[Saved data entries]
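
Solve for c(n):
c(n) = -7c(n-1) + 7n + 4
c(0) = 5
First-order linear with linear forcing.
Homogeneous solution: c_h(n) = A·(-7)^n.
Try particular c_p(n) = pn + q. Substituting:
  pn + q = -7(p(n-1) + q) + 7n + 4.
Matching the n-coefficient: p = -7p + 7 ⇒ p = \frac{7}{8}.
Matching constants: q = 7p - 7q + 4 ⇒ q = \frac{81}{64}.
General: c(n) = A·(-7)^n + \frac{7 n}{8} + \frac{81}{64}.
Apply c(0) = 5: A + \frac{81}{64} = 5 ⇒ A = \frac{239}{64}.
So c(n) = \frac{239 \left(-7\right)^{n}}{64} + \frac{7 n}{8} + \frac{81}{64}.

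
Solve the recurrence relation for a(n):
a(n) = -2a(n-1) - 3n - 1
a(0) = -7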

TASK TO COMPLETE = Write out all the entries exactly.

SOLUTION TO THIS PROBLEM =
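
Solve for c(n):
c(n) = -7c(n-1) + 7n + 4
c(0) = 5
First-order linear with linear forcing.
Homogeneous solution: c_h(n) = A·(-7)^n.
Try particular c_p(n) = pn + q. Substituting:
  pn + q = -7(p(n-1) + q) + 7n + 4.
Matching the n-coefficient: p = -7p + 7 ⇒ p = \frac{7}{8}.
Matching constants: q = 7p - 7q + 4 ⇒ q = \frac{81}{64}.
General: c(n) = A·(-7)^n + \frac{7 n}{8} + \frac{81}{64}.
Apply c(0) = 5: A + \frac{81}{64} = 5 ⇒ A = \frac{239}{64}.
So c(n) = \frac{239 \left(-7\right)^{n}}{64} + \frac{7 n}{8} + \frac{81}{64}.

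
Solve the recurrence relation for a(n):
a(n) = -2a(n-1) - 3n - 1
a(0) = -7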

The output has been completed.